= Problem to solve =
Check every line of the data below for "middle". Copy each one that has it.

Collected data entries
[Start of Attachment]

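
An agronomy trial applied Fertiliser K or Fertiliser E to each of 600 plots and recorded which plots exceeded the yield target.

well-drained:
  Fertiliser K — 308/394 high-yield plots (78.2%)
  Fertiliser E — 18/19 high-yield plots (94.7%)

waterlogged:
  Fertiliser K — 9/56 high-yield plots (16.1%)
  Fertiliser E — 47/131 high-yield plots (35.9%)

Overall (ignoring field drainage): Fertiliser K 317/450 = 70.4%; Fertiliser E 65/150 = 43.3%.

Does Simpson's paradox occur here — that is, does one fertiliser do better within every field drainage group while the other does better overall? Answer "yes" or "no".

Within each field drainage level (well-drained 78.2% vs 94.7%; waterlogged 16.1% vs 35.9%), Fertiliser E has the higher rate every time. Pooled: 70.4% vs 43.3% — Fertiliser K has the higher rate overall. The two comparisons disagree.

yes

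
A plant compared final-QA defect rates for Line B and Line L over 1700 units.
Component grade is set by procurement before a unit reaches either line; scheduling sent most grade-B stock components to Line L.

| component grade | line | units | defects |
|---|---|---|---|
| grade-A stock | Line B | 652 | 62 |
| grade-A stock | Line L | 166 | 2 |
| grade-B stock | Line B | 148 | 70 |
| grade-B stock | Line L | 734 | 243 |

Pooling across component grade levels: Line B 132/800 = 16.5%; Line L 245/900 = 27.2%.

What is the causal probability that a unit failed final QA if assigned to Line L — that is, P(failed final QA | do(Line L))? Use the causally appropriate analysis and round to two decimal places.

0.18

Within every component grade level Line L has the lower rate, yet pooled Line B does — Simpson's reversal.
The imbalance in component grade arose from how units were allocated, not from anything the line did; and component grade independently affects the outcome. The pooled gap is confounded — condition on component grade.
Standardising Line L to the population component grade mix: 0.481·2/166 + 0.519·243/734 = 0.178.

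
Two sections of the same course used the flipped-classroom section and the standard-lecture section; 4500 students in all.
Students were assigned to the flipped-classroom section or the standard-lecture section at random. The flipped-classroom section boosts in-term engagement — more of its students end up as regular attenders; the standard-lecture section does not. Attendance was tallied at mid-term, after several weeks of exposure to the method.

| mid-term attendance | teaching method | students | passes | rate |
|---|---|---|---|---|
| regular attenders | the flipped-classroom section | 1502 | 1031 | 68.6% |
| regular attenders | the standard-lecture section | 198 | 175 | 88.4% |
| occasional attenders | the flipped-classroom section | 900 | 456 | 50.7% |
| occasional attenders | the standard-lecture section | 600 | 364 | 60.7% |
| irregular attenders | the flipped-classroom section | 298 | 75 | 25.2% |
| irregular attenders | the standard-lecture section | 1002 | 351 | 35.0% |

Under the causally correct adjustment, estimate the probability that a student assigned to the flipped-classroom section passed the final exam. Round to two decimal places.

0.58

Within every mid-term attendance level the standard-lecture section has the higher rate, yet pooled the flipped-classroom section does — Simpson's reversal.
Mid-term attendance lies on the pathway teaching method → mid-term attendance → outcome, so adjusting for it blocks the indirect effect. For the total causal effect of teaching method, use the unadjusted pooled rates.
So P(outcome | do(the flipped-classroom section)) is just the pooled rate for the flipped-classroom section: 1562/2700 = 0.579.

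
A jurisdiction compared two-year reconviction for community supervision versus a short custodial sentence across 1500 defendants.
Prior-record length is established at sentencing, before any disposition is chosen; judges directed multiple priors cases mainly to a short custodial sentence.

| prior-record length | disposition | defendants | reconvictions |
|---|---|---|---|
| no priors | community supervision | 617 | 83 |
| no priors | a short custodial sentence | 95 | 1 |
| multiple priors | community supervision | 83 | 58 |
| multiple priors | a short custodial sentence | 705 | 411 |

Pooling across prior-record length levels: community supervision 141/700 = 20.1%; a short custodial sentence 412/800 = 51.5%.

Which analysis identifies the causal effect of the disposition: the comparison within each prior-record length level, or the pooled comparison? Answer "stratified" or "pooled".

Prior-record length is set before the disposition has any effect — it is not caused by the disposition — and it independently drives the outcome. That makes it a confounder, so the causal comparison is within prior-record length levels.
Within each level — no priors: 13.5% vs 1.1%; multiple priors: 69.9% vs 58.3% — a short custodial sentence is lower every time.

stratified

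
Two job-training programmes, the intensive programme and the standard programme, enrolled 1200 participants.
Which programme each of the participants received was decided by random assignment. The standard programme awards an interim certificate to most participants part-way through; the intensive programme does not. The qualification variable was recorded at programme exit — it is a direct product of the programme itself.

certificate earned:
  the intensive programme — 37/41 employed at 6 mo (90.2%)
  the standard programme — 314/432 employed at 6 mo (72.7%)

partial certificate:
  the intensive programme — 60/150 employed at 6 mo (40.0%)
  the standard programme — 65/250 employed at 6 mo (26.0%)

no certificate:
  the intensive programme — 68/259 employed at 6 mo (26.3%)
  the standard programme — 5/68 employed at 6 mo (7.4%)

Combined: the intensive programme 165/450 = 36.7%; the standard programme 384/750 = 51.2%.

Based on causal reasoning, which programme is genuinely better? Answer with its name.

Qualification attained during the programme here is a post-treatment variable shaped by the programme; conditioning on it would introduce bias rather than remove it. The overall comparison is the causal one.
Pooled: the intensive programme 36.7% vs the standard programme 51.2%; the standard programme is higher overall.

the standard programme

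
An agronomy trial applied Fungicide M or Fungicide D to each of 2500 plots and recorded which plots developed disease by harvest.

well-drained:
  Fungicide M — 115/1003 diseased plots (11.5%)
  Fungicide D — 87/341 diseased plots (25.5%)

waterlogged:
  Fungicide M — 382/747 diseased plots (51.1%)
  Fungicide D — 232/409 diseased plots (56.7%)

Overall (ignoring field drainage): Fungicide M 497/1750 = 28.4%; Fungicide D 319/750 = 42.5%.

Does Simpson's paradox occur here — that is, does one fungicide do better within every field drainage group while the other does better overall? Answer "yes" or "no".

no

Within each field drainage level (well-drained 11.5% vs 25.5%; waterlogged 51.1% vs 56.7%), Fungicide M has the lower rate every time. Pooled: 28.4% vs 42.5% — Fungicide M has the lower rate overall. They agree.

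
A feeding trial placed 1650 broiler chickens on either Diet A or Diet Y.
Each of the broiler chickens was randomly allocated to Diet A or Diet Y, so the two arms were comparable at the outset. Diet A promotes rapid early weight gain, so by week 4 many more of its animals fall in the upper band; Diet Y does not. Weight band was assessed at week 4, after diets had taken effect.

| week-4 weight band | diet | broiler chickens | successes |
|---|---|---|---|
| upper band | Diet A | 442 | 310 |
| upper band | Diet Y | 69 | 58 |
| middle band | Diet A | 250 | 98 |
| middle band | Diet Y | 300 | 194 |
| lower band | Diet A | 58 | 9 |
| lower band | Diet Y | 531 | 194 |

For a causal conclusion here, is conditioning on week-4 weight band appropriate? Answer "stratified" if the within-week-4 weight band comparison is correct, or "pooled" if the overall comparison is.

pooled

Within every week-4 weight band level Diet Y has the higher rate, yet pooled Diet A does — Simpson's reversal.
Stratifying would compare diets among broiler chickens the diets themselves sorted into week-4 weight band groups — a form of selection on an intermediate. The unconditioned pooled rates give the total causal effect.
Pooled: Diet A 55.6% vs Diet Y 49.6%; Diet A is higher overall.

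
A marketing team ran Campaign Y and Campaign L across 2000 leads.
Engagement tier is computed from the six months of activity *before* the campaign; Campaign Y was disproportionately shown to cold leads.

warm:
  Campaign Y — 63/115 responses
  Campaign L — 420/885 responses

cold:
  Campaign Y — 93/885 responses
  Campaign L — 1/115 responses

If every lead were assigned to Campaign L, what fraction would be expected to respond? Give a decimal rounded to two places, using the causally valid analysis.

The engagement tier-specific comparison favours Campaign Y throughout, but the pooled figures favour Campaign L. The question is whether to condition on engagement tier.
Nothing the campaign does changes engagement tier; the imbalance is an allocation artefact. With engagement tier also predicting the outcome, the pooled figure is confounded, and the within-stratum comparison is the causal one.
Standardising Campaign L to the population engagement tier mix: 0.500·420/885 + 0.500·1/115 = 0.242.

0.24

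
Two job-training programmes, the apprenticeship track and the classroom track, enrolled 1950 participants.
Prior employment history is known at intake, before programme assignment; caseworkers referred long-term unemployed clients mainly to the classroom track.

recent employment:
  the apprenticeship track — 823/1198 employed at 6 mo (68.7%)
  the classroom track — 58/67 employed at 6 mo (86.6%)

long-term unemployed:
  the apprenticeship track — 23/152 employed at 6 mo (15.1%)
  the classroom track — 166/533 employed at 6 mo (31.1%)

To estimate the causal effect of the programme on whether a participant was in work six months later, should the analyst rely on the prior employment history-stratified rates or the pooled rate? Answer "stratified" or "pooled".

the classroom track is higher inside every prior employment history stratum but the apprenticeship track is higher in aggregate. Whether to stratify depends on how prior employment history relates to the programme.
Prior employment history is set before the programme has any effect — it is not caused by the programme — and it independently drives the outcome. That makes it a confounder, so the causal comparison is within prior employment history levels.
Within each level — recent employment: 68.7% vs 86.6%; long-term unemployed: 15.1% vs 31.1% — the classroom track is higher every time.

stratified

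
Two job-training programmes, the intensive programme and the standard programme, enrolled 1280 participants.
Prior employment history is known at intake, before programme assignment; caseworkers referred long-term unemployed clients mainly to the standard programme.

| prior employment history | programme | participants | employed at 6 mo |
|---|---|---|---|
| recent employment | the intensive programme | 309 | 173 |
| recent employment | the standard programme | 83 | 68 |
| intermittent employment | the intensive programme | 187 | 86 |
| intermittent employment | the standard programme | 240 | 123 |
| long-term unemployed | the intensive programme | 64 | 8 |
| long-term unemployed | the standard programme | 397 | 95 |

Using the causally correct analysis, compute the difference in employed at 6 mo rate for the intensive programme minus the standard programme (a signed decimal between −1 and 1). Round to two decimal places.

Since prior employment history is a pre-existing factor (not a product of the programme) and it affects the outcome on its own, it is a confounder. The stratified rates, not the pooled rate, identify the causal effect.
Adjusting over the population distribution of prior employment history: 0.306·(0.560−0.819) + 0.334·(0.460−0.512) + 0.360·(0.125−0.239) = -0.138.

-0.14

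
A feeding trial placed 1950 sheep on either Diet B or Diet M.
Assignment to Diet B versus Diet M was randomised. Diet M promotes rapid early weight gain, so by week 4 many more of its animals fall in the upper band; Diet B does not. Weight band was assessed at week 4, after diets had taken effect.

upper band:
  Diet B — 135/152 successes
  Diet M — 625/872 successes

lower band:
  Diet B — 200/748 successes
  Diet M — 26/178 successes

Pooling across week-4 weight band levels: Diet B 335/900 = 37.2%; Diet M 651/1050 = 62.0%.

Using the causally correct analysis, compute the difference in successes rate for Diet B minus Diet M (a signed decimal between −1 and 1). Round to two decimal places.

-0.25

Week-4 weight band here is a post-treatment variable shaped by the diet; conditioning on it would introduce bias rather than remove it. The overall comparison is the causal one.
The causal difference is the pooled difference: 0.372 − 0.620 = -0.248.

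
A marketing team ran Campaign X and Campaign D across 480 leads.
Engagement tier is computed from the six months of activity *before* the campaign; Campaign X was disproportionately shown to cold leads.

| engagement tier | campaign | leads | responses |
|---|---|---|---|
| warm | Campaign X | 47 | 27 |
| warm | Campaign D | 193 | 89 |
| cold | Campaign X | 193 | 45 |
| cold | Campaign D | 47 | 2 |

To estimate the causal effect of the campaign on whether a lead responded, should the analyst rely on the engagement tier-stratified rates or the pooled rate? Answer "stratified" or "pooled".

Here engagement tier is a common cause — it drives both which campaign a case falls under and the outcome. The crude comparison mixes populations; the stratum-specific rates are the causally relevant ones.
Within each level — warm: 57.4% vs 46.1%; cold: 23.3% vs 4.3% — Campaign X is higher every time.

stratified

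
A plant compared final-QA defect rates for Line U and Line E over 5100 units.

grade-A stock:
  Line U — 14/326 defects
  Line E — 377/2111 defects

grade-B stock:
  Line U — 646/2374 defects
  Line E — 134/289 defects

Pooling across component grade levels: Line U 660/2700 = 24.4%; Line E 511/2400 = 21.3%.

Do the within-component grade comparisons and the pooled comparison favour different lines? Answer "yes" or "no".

Within each component grade level (grade-A stock 4.3% vs 17.9%; grade-B stock 27.2% vs 46.4%), Line U has the lower rate every time. Pooled: 24.4% vs 21.3% — Line E has the lower rate overall. The two comparisons disagree.

yes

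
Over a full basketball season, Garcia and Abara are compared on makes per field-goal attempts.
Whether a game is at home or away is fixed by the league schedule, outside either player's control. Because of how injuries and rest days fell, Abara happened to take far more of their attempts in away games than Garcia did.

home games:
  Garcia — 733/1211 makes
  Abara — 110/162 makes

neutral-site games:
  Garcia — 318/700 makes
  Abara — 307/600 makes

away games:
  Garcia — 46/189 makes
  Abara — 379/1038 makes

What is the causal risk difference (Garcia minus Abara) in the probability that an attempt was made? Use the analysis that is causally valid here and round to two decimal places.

The game venue-specific comparison favours Abara throughout, but the pooled figures favour Garcia. The question is whether to condition on game venue.
Game venue satisfies the back-door criterion: it is not a descendant of the player, and it blocks the spurious path from player to outcome. Adjusting for it (i.e., using the within-game venue rates) gives the causal effect.
Adjusting over the population distribution of game venue: 0.352·(0.605−0.679) + 0.333·(0.454−0.512) + 0.315·(0.243−0.365) = -0.083.

-0.08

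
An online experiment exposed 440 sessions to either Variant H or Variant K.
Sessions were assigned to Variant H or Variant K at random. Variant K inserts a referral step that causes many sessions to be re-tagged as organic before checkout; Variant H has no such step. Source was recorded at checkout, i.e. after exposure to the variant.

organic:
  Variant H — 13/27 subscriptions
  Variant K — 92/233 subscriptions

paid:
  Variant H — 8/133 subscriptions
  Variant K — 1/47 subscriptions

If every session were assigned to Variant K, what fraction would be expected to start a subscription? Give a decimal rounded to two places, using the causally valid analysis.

0.33

Variant H is higher inside every traffic source stratum but Variant K is higher in aggregate. Whether to stratify depends on how traffic source relates to the variant.
Traffic source lies on the pathway variant → traffic source → outcome, so adjusting for it blocks the indirect effect. For the total causal effect of variant, use the unadjusted pooled rates.
So P(outcome | do(Variant K)) is just the pooled rate for Variant K: 93/280 = 0.332.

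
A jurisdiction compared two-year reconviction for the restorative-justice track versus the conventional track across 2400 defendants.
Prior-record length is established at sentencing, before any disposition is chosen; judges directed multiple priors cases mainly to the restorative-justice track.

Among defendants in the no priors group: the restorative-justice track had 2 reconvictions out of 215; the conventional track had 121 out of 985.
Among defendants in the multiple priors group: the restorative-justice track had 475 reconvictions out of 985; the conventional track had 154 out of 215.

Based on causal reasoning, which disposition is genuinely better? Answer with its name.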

[End of Attachment]

= Answer to the exercise =
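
| middle band | Diet A | 250 | 98 |
| middle band | Diet Y | 300 | 194 |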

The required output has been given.